Required action.
Output all of the material exactly; leave out no line.

Records provided.
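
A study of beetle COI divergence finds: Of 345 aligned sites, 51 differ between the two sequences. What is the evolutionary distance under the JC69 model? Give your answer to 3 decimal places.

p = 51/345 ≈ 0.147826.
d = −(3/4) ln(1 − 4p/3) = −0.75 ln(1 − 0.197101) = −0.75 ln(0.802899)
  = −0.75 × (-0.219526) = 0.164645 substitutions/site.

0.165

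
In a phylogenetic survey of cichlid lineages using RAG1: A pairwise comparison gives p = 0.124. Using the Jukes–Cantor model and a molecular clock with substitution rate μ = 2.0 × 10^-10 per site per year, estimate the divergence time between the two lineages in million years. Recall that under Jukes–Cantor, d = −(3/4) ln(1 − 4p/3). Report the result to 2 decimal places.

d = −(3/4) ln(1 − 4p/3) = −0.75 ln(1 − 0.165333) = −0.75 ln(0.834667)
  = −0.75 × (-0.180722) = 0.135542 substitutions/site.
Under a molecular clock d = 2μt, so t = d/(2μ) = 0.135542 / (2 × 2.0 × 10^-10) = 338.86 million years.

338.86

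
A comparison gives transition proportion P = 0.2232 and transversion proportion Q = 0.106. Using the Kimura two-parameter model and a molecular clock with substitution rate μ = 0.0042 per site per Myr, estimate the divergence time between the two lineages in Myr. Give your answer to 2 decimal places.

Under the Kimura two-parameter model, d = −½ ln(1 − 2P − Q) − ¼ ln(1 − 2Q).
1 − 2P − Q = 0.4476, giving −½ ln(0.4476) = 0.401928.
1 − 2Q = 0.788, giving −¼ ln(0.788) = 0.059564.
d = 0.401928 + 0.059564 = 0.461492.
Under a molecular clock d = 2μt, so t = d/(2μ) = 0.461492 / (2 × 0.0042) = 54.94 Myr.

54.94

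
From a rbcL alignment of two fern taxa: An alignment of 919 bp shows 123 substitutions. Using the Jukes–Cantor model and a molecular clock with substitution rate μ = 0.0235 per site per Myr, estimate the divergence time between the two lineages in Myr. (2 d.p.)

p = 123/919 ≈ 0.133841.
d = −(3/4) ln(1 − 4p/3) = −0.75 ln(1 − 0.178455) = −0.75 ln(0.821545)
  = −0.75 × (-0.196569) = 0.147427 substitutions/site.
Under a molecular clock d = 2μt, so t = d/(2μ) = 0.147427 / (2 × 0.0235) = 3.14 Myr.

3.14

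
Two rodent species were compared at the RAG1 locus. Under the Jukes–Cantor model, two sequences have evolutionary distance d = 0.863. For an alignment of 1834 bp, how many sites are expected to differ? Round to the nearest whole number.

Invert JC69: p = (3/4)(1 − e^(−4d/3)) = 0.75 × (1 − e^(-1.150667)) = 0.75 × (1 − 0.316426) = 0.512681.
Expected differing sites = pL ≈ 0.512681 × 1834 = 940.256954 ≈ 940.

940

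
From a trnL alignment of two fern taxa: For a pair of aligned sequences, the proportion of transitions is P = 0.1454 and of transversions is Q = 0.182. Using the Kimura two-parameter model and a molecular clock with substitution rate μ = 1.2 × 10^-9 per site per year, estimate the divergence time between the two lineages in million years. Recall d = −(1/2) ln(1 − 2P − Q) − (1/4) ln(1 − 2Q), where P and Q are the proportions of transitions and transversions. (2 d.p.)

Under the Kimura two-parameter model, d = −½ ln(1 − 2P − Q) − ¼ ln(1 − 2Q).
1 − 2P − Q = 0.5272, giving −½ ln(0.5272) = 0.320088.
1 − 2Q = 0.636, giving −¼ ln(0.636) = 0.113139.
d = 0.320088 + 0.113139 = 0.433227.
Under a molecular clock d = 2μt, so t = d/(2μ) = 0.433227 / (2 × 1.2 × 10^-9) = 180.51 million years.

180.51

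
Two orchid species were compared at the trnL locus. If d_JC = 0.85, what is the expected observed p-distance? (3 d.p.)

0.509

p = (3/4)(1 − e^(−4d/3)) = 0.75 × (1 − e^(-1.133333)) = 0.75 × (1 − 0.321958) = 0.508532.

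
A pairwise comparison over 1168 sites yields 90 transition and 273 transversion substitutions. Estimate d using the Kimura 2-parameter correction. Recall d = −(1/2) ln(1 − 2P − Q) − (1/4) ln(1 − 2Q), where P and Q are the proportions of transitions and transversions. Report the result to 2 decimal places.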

Response area.
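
A study of beetle COI divergence finds: Of 345 aligned sites, 51 differ between the two sequences. What is the evolutionary distance under the JC69 model? Give your answer to 3 decimal places.

p = 51/345 ≈ 0.147826.
d = −(3/4) ln(1 − 4p/3) = −0.75 ln(1 − 0.197101) = −0.75 ln(0.802899)
  = −0.75 × (-0.219526) = 0.164645 substitutions/site.

0.165

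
In a phylogenetic survey of cichlid lineages using RAG1: A pairwise comparison gives p = 0.124. Using the Jukes–Cantor model and a molecular clock with substitution rate μ = 2.0 × 10^-10 per site per year, estimate the divergence time between the two lineages in million years. Recall that under Jukes–Cantor, d = −(3/4) ln(1 − 4p/3). Report the result to 2 decimal places.

d = −(3/4) ln(1 − 4p/3) = −0.75 ln(1 − 0.165333) = −0.75 ln(0.834667)
  = −0.75 × (-0.180722) = 0.135542 substitutions/site.
Under a molecular clock d = 2μt, so t = d/(2μ) = 0.135542 / (2 × 2.0 × 10^-10) = 338.86 million years.

338.86

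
A comparison gives transition proportion P = 0.2232 and transversion proportion Q = 0.106. Using the Kimura two-parameter model and a molecular clock with substitution rate μ = 0.0042 per site per Myr, estimate the divergence time between the two lineages in Myr. Give your answer to 2 decimal places.

Under the Kimura two-parameter model, d = −½ ln(1 − 2P − Q) − ¼ ln(1 − 2Q).
1 − 2P − Q = 0.4476, giving −½ ln(0.4476) = 0.401928.
1 − 2Q = 0.788, giving −¼ ln(0.788) = 0.059564.
d = 0.401928 + 0.059564 = 0.461492.
Under a molecular clock d = 2μt, so t = d/(2μ) = 0.461492 / (2 × 0.0042) = 54.94 Myr.

54.94

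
From a rbcL alignment of two fern taxa: An alignment of 919 bp shows 123 substitutions. Using the Jukes–Cantor model and a molecular clock with substitution rate μ = 0.0235 per site per Myr, estimate the divergence time between the two lineages in Myr. (2 d.p.)

p = 123/919 ≈ 0.133841.
d = −(3/4) ln(1 − 4p/3) = −0.75 ln(1 − 0.178455) = −0.75 ln(0.821545)
  = −0.75 × (-0.196569) = 0.147427 substitutions/site.
Under a molecular clock d = 2μt, so t = d/(2μ) = 0.147427 / (2 × 0.0235) = 3.14 Myr.

3.14

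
Two rodent species were compared at the RAG1 locus. Under the Jukes–Cantor model, two sequences have evolutionary distance d = 0.863. For an alignment of 1834 bp, how many sites are expected to differ? Round to the nearest whole number.

Invert JC69: p = (3/4)(1 − e^(−4d/3)) = 0.75 × (1 − e^(-1.150667)) = 0.75 × (1 − 0.316426) = 0.512681.
Expected differing sites = pL ≈ 0.512681 × 1834 = 940.256954 ≈ 940.

940

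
From a trnL alignment of two fern taxa: For a pair of aligned sequences, the proportion of transitions is P = 0.1454 and of transversions is Q = 0.182. Using the Kimura two-parameter model and a molecular clock with substitution rate μ = 1.2 × 10^-9 per site per year, estimate the divergence time between the two lineages in million years. Recall d = −(1/2) ln(1 − 2P − Q) − (1/4) ln(1 − 2Q), where P and Q are the proportions of transitions and transversions. (2 d.p.)

Under the Kimura two-parameter model, d = −½ ln(1 − 2P − Q) − ¼ ln(1 − 2Q).
1 − 2P − Q = 0.5272, giving −½ ln(0.5272) = 0.320088.
1 − 2Q = 0.636, giving −¼ ln(0.636) = 0.113139.
d = 0.320088 + 0.113139 = 0.433227.
Under a molecular clock d = 2μt, so t = d/(2μ) = 0.433227 / (2 × 1.2 × 10^-9) = 180.51 million years.

180.51

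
Two orchid species were compared at the trnL locus. If d_JC = 0.85, what is the expected observed p-distance? (3 d.p.)

0.509

p = (3/4)(1 − e^(−4d/3)) = 0.75 × (1 − e^(-1.133333)) = 0.75 × (1 − 0.321958) = 0.508532.

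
A pairwise comparison over 1168 sites yields 90 transition and 273 transversion substitutions. Estimate d using the Kimura 2-parameter correction. Recall d = −(1/2) ln(1 − 2P − Q) − (1/4) ln(1 − 2Q), where P and Q are the proportions of transitions and transversions. Report the result to 2 decimal places.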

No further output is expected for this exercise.